- WORK INSTRUCTIONS:
All entries should be output exactly as they stand.

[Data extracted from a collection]

◇ ◇ ◇ ◇

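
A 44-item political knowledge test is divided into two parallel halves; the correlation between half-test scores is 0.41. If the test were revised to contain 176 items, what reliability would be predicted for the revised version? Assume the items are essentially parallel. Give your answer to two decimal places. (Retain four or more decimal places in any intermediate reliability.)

0.85

Full-test reliability from the split-half r: r_full = 2(0.41)/(1 + 0.41) = 0.5816
Then adjust to 176 items: n = 176/44 = 4.0000
r_new = n·r_full / (1 + (n − 1)·r_full) = 2.3264 / 2.7448 ≈ 0.8476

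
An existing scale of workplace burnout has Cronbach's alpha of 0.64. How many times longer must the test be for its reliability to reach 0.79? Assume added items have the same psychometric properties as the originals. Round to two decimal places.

n = 0.79 × (1 − 0.64) / [ 0.64 × (1 − 0.79) ]
n = 0.2844 / 0.1344 ≈ 2.1161

2.12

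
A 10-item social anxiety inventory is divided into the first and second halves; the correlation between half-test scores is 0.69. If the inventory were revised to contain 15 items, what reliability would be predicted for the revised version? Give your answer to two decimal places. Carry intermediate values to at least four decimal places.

Full-test reliability from the split-half r: r_full = 2(0.69)/(1 + 0.69) = 0.8166
Then adjust to 15 items: n = 15/10 = 1.5000
r_new = n·r_full / (1 + (n − 1)·r_full) = 1.2249 / 1.4083 ≈ 0.8698

0.87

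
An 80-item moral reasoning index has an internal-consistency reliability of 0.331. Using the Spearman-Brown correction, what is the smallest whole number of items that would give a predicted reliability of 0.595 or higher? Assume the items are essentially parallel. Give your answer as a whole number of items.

238

Rearranging the Spearman-Brown formula for n,
n = r*(1 − r) / [ r (1 − r*) ]
n = [0.595 × 0.669] / [0.331 × 0.405]
n = 0.398055 / 0.134055 ≈ 2.9693
So the test needs 2.9693 × 80 ≈ 237.54 items; rounding up, 238.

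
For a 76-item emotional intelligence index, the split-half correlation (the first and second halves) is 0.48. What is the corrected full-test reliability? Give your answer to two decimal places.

0.65

r_full = 2r_hh / (1 + r_hh) = 2 × 0.48 / (1 + 0.48)
r_full = 0.9600 / 1.4800 ≈ 0.6486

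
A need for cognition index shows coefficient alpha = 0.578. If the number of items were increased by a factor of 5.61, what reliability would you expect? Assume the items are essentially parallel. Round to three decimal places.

0.885

Apply the Spearman-Brown prophecy formula, r' = nr / [1 + (n − 1)r]:
r_new = (5.61 × 0.578) / (1 + (5.61 − 1) × 0.578)
r_new = 3.2426 / 3.6646 ≈ 0.8848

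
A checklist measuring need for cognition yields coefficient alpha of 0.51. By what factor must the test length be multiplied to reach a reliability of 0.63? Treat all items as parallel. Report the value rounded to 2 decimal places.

Invert Spearman-Brown to solve for n:
n = r*(1 − r) / [ r (1 − r*) ]
n = 0.63(1 − 0.51) / [0.51(1 − 0.63)]
  = 0.3087 / 0.1887 = 1.6359

1.64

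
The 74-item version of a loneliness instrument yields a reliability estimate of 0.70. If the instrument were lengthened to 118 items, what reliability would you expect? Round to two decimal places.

0.79

n = 118/74 = 1.5946
Apply the Spearman-Brown prophecy formula, r' = nr / [1 + (n − 1)r]:
r_new = (1.5946 × 0.70) / (1 + (1.5946 − 1) × 0.70)
r_new = 1.1162 / 1.4162 ≈ 0.7882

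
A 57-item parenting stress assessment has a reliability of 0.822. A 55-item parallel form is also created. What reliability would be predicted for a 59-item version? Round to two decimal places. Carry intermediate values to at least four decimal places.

Only the ratio of lengths matters: n = 59/57 = 1.0351
r_{59} = n·r / (1 + (n − 1)·r) = 0.8509 / 1.0289 ≈ 0.8270

0.83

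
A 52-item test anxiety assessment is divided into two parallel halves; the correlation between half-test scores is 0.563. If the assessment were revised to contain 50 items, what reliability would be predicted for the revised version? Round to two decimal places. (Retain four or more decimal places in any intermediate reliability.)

Full-test reliability from the split-half r: r_full = 2(0.563)/(1 + 0.563) = 0.7204
Then adjust to 50 items: n = 50/52 = 0.9615
r_new = n·r_full / (1 + (n − 1)·r_full) = 0.6927 / 0.9723 ≈ 0.7124

0.71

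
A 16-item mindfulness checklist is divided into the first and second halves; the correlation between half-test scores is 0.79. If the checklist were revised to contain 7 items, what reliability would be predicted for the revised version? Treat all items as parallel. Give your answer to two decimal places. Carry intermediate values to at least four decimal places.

First correct the split-half correlation to full-test reliability: r_full = 2 × 0.79 / (1 + 0.79) ≈ 0.8827
Then adjust to 7 items: n = 7/16 = 0.4375
r_new = n·r_full / (1 + (n − 1)·r_full) = 0.3862 / 0.5035 ≈ 0.7670

0.77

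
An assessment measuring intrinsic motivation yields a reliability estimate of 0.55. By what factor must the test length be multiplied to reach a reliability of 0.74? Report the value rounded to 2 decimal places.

n = 0.74(1 − 0.55) / [0.55(1 − 0.74)]
  = 0.3330 / 0.1430 = 2.3287

2.33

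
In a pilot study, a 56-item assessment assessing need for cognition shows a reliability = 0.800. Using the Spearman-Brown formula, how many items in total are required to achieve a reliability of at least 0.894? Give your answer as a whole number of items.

n = 0.894 × (1 − 0.800) / [ 0.800 × (1 − 0.894) ]
n = 0.178800 / 0.084800 ≈ 2.1085
So the test needs 2.1085 × 56 ≈ 118.08 items; rounding up, 119.

119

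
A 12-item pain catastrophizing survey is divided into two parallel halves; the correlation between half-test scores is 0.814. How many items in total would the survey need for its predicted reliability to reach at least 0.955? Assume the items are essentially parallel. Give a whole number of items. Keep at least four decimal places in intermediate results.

30

r_full = 2(0.814)/(1 + 0.814) = 0.8975
n = r_tgt(1 − r_full) / [r_full(1 − r_tgt)] = 0.955 × 0.1025 / (0.8975 × 0.045) ≈ 2.4237
Required items = 2.4237 × 12 = 29.08, so 30 items.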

◇ ◇ ◇ ◇

- ANSWER SPACE:
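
A 44-item political knowledge test is divided into two parallel halves; the correlation between half-test scores is 0.41. If the test were revised to contain 176 items, what reliability would be predicted for the revised version? Assume the items are essentially parallel. Give your answer to two decimal places. (Retain four or more decimal places in any intermediate reliability.)

0.85

Full-test reliability from the split-half r: r_full = 2(0.41)/(1 + 0.41) = 0.5816
Then adjust to 176 items: n = 176/44 = 4.0000
r_new = n·r_full / (1 + (n − 1)·r_full) = 2.3264 / 2.7448 ≈ 0.8476

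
An existing scale of workplace burnout has Cronbach's alpha of 0.64. How many times longer must the test be for its reliability to reach 0.79? Assume added items have the same psychometric properties as the originals. Round to two decimal places.

n = 0.79 × (1 − 0.64) / [ 0.64 × (1 − 0.79) ]
n = 0.2844 / 0.1344 ≈ 2.1161

2.12

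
A 10-item social anxiety inventory is divided into the first and second halves; the correlation between half-test scores is 0.69. If the inventory were revised to contain 15 items, what reliability would be predicted for the revised version? Give your answer to two decimal places. Carry intermediate values to at least four decimal places.

Full-test reliability from the split-half r: r_full = 2(0.69)/(1 + 0.69) = 0.8166
Then adjust to 15 items: n = 15/10 = 1.5000
r_new = n·r_full / (1 + (n − 1)·r_full) = 1.2249 / 1.4083 ≈ 0.8698

0.87

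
An 80-item moral reasoning index has an internal-consistency reliability of 0.331. Using the Spearman-Brown correction, what is the smallest whole number of items that would give a predicted reliability of 0.595 or higher? Assume the items are essentially parallel. Give your answer as a whole number of items.

238

Rearranging the Spearman-Brown formula for n,
n = r*(1 − r) / [ r (1 − r*) ]
n = [0.595 × 0.669] / [0.331 × 0.405]
n = 0.398055 / 0.134055 ≈ 2.9693
So the test needs 2.9693 × 80 ≈ 237.54 items; rounding up, 238.

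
For a 76-item emotional intelligence index, the split-half correlation (the first and second halves) is 0.48. What is the corrected full-test reliability? Give your answer to two decimal places.

0.65

r_full = 2r_hh / (1 + r_hh) = 2 × 0.48 / (1 + 0.48)
r_full = 0.9600 / 1.4800 ≈ 0.6486

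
A need for cognition index shows coefficient alpha = 0.578. If the number of items were increased by a factor of 5.61, what reliability would you expect? Assume the items are essentially parallel. Round to three decimal places.

0.885

Apply the Spearman-Brown prophecy formula, r' = nr / [1 + (n − 1)r]:
r_new = (5.61 × 0.578) / (1 + (5.61 − 1) × 0.578)
r_new = 3.2426 / 3.6646 ≈ 0.8848

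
A checklist measuring need for cognition yields coefficient alpha of 0.51. By what factor must the test length be multiplied to reach a reliability of 0.63? Treat all items as parallel. Report the value rounded to 2 decimal places.

Invert Spearman-Brown to solve for n:
n = r*(1 − r) / [ r (1 − r*) ]
n = 0.63(1 − 0.51) / [0.51(1 − 0.63)]
  = 0.3087 / 0.1887 = 1.6359

1.64

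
The 74-item version of a loneliness instrument yields a reliability estimate of 0.70. If the instrument were lengthened to 118 items, what reliability would you expect? Round to two decimal places.

0.79

n = 118/74 = 1.5946
Apply the Spearman-Brown prophecy formula, r' = nr / [1 + (n − 1)r]:
r_new = (1.5946 × 0.70) / (1 + (1.5946 − 1) × 0.70)
r_new = 1.1162 / 1.4162 ≈ 0.7882

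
A 57-item parenting stress assessment has a reliability of 0.822. A 55-item parallel form is also created. What reliability would be predicted for a 59-item version? Round to two decimal places. Carry intermediate values to at least four decimal places.

Only the ratio of lengths matters: n = 59/57 = 1.0351
r_{59} = n·r / (1 + (n − 1)·r) = 0.8509 / 1.0289 ≈ 0.8270

0.83

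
A 52-item test anxiety assessment is divided into two parallel halves; the correlation between half-test scores is 0.563. If the assessment were revised to contain 50 items, what reliability would be predicted for the revised version? Round to two decimal places. (Retain four or more decimal places in any intermediate reliability.)

Full-test reliability from the split-half r: r_full = 2(0.563)/(1 + 0.563) = 0.7204
Then adjust to 50 items: n = 50/52 = 0.9615
r_new = n·r_full / (1 + (n − 1)·r_full) = 0.6927 / 0.9723 ≈ 0.7124

0.71

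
A 16-item mindfulness checklist is divided into the first and second halves; the correlation between half-test scores is 0.79. If the checklist were revised to contain 7 items, what reliability would be predicted for the revised version? Treat all items as parallel. Give your answer to two decimal places. Carry intermediate values to at least four decimal places.

First correct the split-half correlation to full-test reliability: r_full = 2 × 0.79 / (1 + 0.79) ≈ 0.8827
Then adjust to 7 items: n = 7/16 = 0.4375
r_new = n·r_full / (1 + (n − 1)·r_full) = 0.3862 / 0.5035 ≈ 0.7670

0.77

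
An assessment measuring intrinsic motivation yields a reliability estimate of 0.55. By what factor must the test length be multiplied to reach a reliability of 0.74? Report the value rounded to 2 decimal places.

n = 0.74(1 − 0.55) / [0.55(1 − 0.74)]
  = 0.3330 / 0.1430 = 2.3287

2.33

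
In a pilot study, a 56-item assessment assessing need for cognition shows a reliability = 0.800. Using the Spearman-Brown formula, how many items in total are required to achieve a reliability of at least 0.894? Give your answer as a whole number of items.

n = 0.894 × (1 − 0.800) / [ 0.800 × (1 − 0.894) ]
n = 0.178800 / 0.084800 ≈ 2.1085
So the test needs 2.1085 × 56 ≈ 118.08 items; rounding up, 119.

119

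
A 12-item pain catastrophizing survey is divided into two parallel halves; the correlation between half-test scores is 0.814. How many items in total would the survey need for its predicted reliability to reach at least 0.955? Assume the items are essentially parallel. Give a whole number of items. Keep at least four decimal places in intermediate results.

30

r_full = 2(0.814)/(1 + 0.814) = 0.8975
n = r_tgt(1 − r_full) / [r_full(1 − r_tgt)] = 0.955 × 0.1025 / (0.8975 × 0.045) ≈ 2.4237
Required items = 2.4237 × 12 = 29.08, so 30 items.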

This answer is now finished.